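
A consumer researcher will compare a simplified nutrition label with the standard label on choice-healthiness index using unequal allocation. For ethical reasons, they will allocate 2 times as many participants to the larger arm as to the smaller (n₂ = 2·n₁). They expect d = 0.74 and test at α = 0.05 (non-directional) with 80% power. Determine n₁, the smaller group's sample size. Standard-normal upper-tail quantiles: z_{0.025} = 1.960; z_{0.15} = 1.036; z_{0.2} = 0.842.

n₁ = 22

With allocation ratio k = n₂/n₁ = 2, Var(x̄₁−x̄₂) = σ²(1/n₁ + 1/(k·n₁)) = σ²·(k+1)/(k·n₁).
So n₁ = (1 + 1/k)·((z_{α/2} + z_β)/d)² = 1.500 × (2.802/0.74)².
n₁ = 1.500 × 14.34 = 21.5.
Round up: n₁ = 22, giving n₂ = 2 × 22 = 44.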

— WHAT THE TASK ASKS —
Quote every entry exactly.

— THE ANSWER —
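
A consumer researcher will compare a simplified nutrition label with the standard label on choice-healthiness index using unequal allocation. For ethical reasons, they will allocate 2 times as many participants to the larger arm as to the smaller (n₂ = 2·n₁). They expect d = 0.74 and test at α = 0.05 (non-directional) with 80% power. Determine n₁, the smaller group's sample size. Standard-normal upper-tail quantiles: z_{0.025} = 1.960; z_{0.15} = 1.036; z_{0.2} = 0.842.

n₁ = 22

With allocation ratio k = n₂/n₁ = 2, Var(x̄₁−x̄₂) = σ²(1/n₁ + 1/(k·n₁)) = σ²·(k+1)/(k·n₁).
So n₁ = (1 + 1/k)·((z_{α/2} + z_β)/d)² = 1.500 × (2.802/0.74)².
n₁ = 1.500 × 14.34 = 21.5.
Round up: n₁ = 22, giving n₂ = 2 × 22 = 44.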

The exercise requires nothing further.